---- Stored data

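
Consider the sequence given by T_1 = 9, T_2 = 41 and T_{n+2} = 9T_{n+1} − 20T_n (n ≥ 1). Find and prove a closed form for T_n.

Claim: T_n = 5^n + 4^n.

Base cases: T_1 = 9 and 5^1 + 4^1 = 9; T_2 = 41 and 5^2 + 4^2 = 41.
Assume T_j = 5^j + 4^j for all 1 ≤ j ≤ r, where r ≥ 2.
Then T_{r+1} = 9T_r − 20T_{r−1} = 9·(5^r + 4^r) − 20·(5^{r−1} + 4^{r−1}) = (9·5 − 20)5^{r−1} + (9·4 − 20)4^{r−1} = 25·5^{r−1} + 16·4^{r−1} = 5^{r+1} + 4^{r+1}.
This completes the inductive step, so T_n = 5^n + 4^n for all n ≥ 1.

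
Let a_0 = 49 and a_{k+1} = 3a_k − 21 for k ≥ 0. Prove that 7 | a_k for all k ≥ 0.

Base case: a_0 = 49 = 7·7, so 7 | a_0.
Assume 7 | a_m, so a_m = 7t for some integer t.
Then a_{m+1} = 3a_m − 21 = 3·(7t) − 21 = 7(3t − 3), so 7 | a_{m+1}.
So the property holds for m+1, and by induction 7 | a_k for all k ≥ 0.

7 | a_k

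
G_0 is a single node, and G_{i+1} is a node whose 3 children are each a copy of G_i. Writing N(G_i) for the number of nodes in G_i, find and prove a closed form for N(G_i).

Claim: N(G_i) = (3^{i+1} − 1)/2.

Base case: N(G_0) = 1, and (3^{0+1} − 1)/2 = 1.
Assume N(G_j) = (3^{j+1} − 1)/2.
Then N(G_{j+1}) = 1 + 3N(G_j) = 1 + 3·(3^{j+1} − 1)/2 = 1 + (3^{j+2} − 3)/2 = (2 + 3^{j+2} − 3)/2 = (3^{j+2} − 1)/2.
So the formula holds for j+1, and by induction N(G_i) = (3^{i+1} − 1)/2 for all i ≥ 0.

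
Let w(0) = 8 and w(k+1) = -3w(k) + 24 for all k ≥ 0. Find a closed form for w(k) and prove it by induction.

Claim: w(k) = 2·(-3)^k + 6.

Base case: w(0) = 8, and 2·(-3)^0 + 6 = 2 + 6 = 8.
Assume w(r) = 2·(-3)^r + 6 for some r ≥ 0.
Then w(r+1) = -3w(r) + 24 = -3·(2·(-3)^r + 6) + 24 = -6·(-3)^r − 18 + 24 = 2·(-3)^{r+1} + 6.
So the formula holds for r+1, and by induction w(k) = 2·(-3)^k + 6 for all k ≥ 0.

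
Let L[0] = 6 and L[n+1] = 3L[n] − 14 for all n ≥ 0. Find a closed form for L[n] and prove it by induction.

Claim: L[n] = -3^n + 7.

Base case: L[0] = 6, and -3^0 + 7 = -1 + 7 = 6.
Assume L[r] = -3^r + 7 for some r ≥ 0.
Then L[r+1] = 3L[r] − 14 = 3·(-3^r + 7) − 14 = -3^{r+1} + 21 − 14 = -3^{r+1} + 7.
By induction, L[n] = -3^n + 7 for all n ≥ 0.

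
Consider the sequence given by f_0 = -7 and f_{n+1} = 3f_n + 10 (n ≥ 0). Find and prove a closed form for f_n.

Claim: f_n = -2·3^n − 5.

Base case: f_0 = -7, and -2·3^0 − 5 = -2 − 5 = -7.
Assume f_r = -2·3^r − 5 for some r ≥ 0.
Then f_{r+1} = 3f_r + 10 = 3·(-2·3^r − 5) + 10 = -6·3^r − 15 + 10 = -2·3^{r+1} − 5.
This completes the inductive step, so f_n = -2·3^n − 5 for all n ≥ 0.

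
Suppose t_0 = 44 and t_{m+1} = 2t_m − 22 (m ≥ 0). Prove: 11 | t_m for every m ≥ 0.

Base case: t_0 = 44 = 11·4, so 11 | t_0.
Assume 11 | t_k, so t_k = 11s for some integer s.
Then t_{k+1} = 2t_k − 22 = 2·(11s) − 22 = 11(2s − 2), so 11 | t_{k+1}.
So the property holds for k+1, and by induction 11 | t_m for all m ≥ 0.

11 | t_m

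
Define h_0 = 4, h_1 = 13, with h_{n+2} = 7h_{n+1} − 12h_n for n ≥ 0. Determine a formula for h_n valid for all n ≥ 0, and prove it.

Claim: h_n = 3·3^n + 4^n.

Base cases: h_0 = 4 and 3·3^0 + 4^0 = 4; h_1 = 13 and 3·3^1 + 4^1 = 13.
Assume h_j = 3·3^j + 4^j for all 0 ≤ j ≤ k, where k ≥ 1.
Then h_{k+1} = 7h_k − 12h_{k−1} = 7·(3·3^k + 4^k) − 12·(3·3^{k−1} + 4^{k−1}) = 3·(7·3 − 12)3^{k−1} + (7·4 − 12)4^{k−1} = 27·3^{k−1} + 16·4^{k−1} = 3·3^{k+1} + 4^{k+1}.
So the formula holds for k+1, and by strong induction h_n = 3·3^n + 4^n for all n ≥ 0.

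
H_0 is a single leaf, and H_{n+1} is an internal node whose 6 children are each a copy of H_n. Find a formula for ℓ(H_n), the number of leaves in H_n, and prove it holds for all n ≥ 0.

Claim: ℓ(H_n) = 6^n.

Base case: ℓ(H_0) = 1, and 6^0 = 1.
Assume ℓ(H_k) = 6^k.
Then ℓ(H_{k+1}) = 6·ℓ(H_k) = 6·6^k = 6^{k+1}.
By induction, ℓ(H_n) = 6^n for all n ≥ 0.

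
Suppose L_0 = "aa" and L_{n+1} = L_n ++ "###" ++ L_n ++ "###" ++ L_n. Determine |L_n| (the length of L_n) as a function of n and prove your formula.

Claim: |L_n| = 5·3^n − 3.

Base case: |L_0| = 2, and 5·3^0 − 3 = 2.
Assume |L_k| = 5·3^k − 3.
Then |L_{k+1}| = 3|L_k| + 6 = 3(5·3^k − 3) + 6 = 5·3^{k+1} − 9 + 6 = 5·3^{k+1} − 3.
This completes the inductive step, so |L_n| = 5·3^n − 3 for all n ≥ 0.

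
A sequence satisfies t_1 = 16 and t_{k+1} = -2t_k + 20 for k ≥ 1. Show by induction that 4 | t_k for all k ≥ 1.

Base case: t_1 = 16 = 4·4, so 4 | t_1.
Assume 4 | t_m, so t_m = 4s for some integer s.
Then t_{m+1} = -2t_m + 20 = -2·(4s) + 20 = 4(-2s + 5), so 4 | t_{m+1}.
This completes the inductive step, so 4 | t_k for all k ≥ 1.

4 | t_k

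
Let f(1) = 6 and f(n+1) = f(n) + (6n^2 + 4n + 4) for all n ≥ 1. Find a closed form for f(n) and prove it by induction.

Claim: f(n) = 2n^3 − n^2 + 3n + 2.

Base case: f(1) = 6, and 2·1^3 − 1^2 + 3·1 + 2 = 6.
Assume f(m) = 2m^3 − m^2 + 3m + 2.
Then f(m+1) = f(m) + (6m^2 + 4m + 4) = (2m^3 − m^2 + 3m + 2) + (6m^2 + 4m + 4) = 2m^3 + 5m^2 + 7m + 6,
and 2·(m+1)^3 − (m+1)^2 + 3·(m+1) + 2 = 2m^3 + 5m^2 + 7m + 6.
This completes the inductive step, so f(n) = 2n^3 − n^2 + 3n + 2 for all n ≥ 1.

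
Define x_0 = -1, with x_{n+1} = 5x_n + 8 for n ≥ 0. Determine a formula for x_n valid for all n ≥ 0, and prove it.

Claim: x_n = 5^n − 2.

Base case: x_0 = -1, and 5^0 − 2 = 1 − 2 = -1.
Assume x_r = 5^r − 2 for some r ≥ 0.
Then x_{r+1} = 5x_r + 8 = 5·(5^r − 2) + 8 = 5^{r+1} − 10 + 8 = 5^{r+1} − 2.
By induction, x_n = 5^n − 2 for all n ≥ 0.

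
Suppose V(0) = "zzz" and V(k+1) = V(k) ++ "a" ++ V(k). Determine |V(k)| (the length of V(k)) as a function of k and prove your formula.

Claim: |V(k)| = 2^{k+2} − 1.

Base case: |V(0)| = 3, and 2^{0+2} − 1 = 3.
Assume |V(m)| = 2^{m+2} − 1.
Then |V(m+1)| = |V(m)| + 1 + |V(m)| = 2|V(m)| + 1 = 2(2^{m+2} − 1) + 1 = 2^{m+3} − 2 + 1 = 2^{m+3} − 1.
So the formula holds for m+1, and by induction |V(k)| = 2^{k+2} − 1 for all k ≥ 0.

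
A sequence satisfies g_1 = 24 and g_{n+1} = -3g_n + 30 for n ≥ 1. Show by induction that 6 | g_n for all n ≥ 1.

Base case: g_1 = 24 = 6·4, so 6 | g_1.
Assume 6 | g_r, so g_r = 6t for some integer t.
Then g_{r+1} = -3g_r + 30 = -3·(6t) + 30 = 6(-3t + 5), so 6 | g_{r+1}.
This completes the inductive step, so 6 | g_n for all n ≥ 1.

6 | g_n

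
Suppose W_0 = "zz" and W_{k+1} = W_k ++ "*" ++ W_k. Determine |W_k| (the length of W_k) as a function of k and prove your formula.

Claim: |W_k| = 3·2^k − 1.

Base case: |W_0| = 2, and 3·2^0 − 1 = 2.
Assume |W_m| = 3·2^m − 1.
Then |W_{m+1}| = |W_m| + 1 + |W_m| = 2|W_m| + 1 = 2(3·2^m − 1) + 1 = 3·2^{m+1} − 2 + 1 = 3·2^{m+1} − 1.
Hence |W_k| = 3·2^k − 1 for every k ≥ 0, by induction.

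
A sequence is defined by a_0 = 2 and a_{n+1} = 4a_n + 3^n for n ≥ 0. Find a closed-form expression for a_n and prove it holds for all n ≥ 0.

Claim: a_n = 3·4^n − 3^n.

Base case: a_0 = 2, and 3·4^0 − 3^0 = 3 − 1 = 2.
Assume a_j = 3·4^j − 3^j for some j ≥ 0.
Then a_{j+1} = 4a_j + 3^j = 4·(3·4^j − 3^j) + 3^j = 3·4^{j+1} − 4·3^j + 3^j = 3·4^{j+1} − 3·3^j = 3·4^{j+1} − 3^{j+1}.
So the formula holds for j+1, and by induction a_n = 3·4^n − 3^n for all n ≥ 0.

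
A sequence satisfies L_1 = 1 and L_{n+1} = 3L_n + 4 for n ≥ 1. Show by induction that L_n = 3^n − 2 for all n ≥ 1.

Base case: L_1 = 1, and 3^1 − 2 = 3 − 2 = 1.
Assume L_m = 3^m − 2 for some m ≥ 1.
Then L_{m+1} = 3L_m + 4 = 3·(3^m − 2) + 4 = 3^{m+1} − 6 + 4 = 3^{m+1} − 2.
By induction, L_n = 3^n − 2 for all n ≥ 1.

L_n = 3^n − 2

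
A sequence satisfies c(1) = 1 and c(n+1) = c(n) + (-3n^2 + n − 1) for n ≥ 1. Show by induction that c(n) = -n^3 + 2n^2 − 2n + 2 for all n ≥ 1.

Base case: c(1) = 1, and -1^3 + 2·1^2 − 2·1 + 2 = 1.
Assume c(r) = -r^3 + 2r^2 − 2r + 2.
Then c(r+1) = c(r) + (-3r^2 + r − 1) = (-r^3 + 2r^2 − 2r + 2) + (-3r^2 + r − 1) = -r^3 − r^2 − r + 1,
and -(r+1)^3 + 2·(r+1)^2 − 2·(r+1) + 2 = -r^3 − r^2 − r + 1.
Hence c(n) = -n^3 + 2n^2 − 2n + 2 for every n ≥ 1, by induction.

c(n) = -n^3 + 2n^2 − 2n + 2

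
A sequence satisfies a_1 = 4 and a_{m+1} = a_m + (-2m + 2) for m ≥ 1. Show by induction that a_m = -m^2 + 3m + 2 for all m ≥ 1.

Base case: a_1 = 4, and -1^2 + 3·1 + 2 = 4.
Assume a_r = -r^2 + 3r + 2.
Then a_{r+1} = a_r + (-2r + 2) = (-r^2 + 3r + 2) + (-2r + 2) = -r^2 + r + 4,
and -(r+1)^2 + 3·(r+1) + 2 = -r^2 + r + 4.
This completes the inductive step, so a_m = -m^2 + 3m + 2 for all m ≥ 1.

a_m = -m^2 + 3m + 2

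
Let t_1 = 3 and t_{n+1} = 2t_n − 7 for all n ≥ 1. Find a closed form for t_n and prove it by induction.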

--------

■ **Directions**:
Find the line that contains "W_k. Determine |W_k|". Copy it and every line after it to the end of the records, exactly, and nothing more.

■ **Your response**:
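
Suppose W_0 = "zz" and W_{k+1} = W_k ++ "*" ++ W_k. Determine |W_k| (the length of W_k) as a function of k and prove your formula.

Claim: |W_k| = 3·2^k − 1.

Base case: |W_0| = 2, and 3·2^0 − 1 = 2.
Assume |W_m| = 3·2^m − 1.
Then |W_{m+1}| = |W_m| + 1 + |W_m| = 2|W_m| + 1 = 2(3·2^m − 1) + 1 = 3·2^{m+1} − 2 + 1 = 3·2^{m+1} − 1.
Hence |W_k| = 3·2^k − 1 for every k ≥ 0, by induction.

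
A sequence is defined by a_0 = 2 and a_{n+1} = 4a_n + 3^n for n ≥ 0. Find a closed-form expression for a_n and prove it holds for all n ≥ 0.

Claim: a_n = 3·4^n − 3^n.

Base case: a_0 = 2, and 3·4^0 − 3^0 = 3 − 1 = 2.
Assume a_j = 3·4^j − 3^j for some j ≥ 0.
Then a_{j+1} = 4a_j + 3^j = 4·(3·4^j − 3^j) + 3^j = 3·4^{j+1} − 4·3^j + 3^j = 3·4^{j+1} − 3·3^j = 3·4^{j+1} − 3^{j+1}.
So the formula holds for j+1, and by induction a_n = 3·4^n − 3^n for all n ≥ 0.

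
A sequence satisfies L_1 = 1 and L_{n+1} = 3L_n + 4 for n ≥ 1. Show by induction that L_n = 3^n − 2 for all n ≥ 1.

Base case: L_1 = 1, and 3^1 − 2 = 3 − 2 = 1.
Assume L_m = 3^m − 2 for some m ≥ 1.
Then L_{m+1} = 3L_m + 4 = 3·(3^m − 2) + 4 = 3^{m+1} − 6 + 4 = 3^{m+1} − 2.
By induction, L_n = 3^n − 2 for all n ≥ 1.

L_n = 3^n − 2

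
A sequence satisfies c(1) = 1 and c(n+1) = c(n) + (-3n^2 + n − 1) for n ≥ 1. Show by induction that c(n) = -n^3 + 2n^2 − 2n + 2 for all n ≥ 1.

Base case: c(1) = 1, and -1^3 + 2·1^2 − 2·1 + 2 = 1.
Assume c(r) = -r^3 + 2r^2 − 2r + 2.
Then c(r+1) = c(r) + (-3r^2 + r − 1) = (-r^3 + 2r^2 − 2r + 2) + (-3r^2 + r − 1) = -r^3 − r^2 − r + 1,
and -(r+1)^3 + 2·(r+1)^2 − 2·(r+1) + 2 = -r^3 − r^2 − r + 1.
Hence c(n) = -n^3 + 2n^2 − 2n + 2 for every n ≥ 1, by induction.

c(n) = -n^3 + 2n^2 − 2n + 2

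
A sequence satisfies a_1 = 4 and a_{m+1} = a_m + (-2m + 2) for m ≥ 1. Show by induction that a_m = -m^2 + 3m + 2 for all m ≥ 1.

Base case: a_1 = 4, and -1^2 + 3·1 + 2 = 4.
Assume a_r = -r^2 + 3r + 2.
Then a_{r+1} = a_r + (-2r + 2) = (-r^2 + 3r + 2) + (-2r + 2) = -r^2 + r + 4,
and -(r+1)^2 + 3·(r+1) + 2 = -r^2 + r + 4.
This completes the inductive step, so a_m = -m^2 + 3m + 2 for all m ≥ 1.

a_m = -m^2 + 3m + 2

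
Let t_1 = 3 and t_{n+1} = 2t_n − 7 for all n ≥ 1. Find a closed form for t_n and prove it by induction.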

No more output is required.